§ **Instructions for the task**
Find the string "grid" in the material. Copy every line that has it.

★ ★ ★

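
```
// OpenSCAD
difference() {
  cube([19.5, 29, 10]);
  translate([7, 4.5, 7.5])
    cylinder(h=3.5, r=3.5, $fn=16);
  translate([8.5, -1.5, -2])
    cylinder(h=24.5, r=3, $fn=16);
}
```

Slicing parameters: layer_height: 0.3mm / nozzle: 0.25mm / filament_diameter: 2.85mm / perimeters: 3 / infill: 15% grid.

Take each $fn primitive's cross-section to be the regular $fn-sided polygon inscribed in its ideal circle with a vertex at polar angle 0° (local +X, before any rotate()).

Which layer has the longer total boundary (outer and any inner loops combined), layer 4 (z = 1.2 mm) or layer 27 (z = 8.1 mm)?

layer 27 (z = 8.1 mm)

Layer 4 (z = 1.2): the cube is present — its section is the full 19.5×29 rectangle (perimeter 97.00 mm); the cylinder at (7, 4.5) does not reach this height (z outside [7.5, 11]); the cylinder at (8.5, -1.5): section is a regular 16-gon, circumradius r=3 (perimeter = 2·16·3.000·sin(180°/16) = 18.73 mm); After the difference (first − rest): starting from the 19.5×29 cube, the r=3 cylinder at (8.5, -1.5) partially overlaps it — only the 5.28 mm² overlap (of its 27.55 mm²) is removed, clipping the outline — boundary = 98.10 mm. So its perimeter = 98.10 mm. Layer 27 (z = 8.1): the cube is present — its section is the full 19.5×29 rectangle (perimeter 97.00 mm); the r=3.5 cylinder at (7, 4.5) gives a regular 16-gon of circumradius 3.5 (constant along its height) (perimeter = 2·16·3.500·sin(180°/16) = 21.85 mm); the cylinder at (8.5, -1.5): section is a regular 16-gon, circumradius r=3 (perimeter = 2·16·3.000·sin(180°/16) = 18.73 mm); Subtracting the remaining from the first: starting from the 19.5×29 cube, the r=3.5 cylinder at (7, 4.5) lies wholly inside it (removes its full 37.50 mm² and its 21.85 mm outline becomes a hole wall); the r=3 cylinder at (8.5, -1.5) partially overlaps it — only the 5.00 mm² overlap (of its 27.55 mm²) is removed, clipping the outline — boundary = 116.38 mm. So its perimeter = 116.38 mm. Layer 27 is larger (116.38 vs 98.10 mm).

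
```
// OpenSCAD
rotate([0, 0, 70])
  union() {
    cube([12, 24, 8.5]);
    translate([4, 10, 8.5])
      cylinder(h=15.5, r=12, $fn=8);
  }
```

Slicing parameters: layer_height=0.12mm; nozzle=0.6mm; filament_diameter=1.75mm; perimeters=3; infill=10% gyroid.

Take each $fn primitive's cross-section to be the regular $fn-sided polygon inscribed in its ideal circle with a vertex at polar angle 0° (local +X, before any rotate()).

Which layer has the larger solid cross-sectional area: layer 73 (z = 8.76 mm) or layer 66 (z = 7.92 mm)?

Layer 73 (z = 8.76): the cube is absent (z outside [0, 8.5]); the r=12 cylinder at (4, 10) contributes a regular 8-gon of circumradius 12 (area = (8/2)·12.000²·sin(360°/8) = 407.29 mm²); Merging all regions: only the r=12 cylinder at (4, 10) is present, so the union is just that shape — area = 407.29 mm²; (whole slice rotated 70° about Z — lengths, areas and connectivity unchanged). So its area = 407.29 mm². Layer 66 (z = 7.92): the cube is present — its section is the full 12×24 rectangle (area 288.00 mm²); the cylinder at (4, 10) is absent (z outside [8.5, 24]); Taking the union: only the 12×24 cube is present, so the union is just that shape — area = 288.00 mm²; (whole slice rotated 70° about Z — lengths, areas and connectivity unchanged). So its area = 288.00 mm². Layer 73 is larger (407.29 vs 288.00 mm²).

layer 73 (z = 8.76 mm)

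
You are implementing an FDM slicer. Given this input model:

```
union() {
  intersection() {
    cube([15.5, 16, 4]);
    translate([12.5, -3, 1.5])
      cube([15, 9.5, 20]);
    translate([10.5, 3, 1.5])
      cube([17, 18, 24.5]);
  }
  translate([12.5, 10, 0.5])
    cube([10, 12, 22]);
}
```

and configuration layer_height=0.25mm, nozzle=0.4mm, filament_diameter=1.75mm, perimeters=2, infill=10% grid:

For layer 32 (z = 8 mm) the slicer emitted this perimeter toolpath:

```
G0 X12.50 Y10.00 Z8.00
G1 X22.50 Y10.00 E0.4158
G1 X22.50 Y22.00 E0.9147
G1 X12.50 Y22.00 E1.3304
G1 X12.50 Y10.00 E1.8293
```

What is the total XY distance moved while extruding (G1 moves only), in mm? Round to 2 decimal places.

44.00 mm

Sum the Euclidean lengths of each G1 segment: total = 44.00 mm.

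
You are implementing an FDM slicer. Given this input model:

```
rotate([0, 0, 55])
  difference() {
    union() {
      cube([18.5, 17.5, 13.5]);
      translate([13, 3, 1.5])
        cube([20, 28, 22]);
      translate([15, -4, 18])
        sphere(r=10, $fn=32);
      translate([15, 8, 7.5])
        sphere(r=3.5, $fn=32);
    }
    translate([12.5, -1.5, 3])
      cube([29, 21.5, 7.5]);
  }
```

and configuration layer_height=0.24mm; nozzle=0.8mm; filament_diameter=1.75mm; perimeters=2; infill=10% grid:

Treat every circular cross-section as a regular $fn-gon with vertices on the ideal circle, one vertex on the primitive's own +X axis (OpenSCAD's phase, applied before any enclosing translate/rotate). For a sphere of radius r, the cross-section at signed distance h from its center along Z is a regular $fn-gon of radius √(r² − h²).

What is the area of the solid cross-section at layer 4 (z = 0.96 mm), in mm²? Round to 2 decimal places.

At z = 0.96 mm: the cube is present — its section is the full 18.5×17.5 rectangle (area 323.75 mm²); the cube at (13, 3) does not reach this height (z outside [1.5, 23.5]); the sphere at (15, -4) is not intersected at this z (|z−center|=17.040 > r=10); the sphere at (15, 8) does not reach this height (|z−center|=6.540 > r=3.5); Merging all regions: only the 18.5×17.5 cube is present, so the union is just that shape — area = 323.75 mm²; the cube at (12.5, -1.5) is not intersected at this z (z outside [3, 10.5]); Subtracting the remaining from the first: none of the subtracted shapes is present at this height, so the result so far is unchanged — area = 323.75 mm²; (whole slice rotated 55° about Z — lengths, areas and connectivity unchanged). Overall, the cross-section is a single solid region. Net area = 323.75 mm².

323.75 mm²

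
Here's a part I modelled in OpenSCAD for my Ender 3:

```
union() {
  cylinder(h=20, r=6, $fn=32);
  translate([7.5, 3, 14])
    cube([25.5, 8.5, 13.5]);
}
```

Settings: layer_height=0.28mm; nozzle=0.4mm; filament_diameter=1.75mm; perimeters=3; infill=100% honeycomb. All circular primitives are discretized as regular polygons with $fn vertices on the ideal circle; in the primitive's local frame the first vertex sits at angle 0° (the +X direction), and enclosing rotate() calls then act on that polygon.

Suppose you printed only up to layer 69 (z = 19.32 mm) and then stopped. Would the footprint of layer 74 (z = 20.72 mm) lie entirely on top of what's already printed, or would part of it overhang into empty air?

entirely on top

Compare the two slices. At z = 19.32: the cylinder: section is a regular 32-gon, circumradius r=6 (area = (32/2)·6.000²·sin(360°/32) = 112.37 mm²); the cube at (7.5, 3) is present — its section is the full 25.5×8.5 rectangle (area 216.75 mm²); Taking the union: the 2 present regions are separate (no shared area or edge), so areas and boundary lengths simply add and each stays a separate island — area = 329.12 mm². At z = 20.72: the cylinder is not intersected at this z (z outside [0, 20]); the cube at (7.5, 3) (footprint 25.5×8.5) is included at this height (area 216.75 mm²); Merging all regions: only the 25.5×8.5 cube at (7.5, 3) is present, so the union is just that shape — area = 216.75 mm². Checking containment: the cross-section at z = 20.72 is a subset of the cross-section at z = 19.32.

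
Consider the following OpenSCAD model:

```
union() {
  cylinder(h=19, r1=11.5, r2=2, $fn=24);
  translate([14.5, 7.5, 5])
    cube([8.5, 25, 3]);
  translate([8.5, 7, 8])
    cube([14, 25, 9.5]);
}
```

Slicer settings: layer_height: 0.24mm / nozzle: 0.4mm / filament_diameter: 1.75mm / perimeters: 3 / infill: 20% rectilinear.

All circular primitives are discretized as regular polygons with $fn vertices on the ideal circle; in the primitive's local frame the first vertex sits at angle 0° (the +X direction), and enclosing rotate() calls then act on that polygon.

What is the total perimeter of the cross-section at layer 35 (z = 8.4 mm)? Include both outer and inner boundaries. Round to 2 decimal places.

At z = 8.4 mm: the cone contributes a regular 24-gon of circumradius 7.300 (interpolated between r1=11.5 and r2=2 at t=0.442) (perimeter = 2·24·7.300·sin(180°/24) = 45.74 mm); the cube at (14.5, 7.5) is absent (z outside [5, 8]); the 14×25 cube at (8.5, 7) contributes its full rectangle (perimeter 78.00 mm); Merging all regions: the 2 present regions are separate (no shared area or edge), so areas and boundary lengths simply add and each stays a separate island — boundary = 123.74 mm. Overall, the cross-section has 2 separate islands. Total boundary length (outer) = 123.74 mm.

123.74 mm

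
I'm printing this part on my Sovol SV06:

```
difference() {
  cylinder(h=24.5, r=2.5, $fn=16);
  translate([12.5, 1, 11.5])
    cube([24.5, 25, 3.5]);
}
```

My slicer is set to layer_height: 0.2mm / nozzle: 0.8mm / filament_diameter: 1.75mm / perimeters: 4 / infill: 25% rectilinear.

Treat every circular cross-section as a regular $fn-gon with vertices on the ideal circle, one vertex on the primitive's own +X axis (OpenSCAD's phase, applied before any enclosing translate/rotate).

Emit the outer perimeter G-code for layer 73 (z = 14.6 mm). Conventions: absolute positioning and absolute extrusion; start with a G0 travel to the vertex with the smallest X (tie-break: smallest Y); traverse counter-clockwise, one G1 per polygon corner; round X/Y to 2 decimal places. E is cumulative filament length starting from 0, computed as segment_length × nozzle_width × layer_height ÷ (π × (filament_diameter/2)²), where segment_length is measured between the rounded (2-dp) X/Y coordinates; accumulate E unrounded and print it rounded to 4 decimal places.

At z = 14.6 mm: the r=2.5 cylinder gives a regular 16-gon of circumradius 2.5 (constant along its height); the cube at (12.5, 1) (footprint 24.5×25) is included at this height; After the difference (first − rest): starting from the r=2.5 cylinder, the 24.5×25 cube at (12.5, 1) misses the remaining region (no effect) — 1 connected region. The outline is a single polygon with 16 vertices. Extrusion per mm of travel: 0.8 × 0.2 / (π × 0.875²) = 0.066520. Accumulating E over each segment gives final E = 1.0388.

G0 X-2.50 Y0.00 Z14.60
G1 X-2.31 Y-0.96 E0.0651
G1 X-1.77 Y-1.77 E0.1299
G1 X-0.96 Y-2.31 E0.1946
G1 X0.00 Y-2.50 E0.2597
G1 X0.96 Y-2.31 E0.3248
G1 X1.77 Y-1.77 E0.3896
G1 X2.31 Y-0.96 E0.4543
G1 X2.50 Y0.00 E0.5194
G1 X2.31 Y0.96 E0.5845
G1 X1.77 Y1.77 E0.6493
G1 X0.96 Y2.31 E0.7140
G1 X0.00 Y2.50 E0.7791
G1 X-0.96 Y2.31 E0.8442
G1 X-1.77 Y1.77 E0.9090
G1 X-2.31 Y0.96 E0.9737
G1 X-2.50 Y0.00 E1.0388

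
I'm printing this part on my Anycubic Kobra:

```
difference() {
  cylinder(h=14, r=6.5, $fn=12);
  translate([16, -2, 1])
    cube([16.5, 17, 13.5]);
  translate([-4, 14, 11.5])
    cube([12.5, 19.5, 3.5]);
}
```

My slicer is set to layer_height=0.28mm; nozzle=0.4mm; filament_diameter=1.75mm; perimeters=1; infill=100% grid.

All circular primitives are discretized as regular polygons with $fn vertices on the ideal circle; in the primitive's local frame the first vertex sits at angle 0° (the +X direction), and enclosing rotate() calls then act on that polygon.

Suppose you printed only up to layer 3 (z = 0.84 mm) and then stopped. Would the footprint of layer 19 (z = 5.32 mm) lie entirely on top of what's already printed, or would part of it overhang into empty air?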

★ ★ ★

§ **Task answer**
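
Slicing parameters: layer_height: 0.3mm / nozzle: 0.25mm / filament_diameter: 2.85mm / perimeters: 3 / infill: 15% grid.
and configuration layer_height=0.25mm, nozzle=0.4mm, filament_diameter=1.75mm, perimeters=2, infill=10% grid:
and configuration layer_height=0.24mm; nozzle=0.8mm; filament_diameter=1.75mm; perimeters=2; infill=10% grid:
My slicer is set to layer_height=0.28mm; nozzle=0.4mm; filament_diameter=1.75mm; perimeters=1; infill=100% grid.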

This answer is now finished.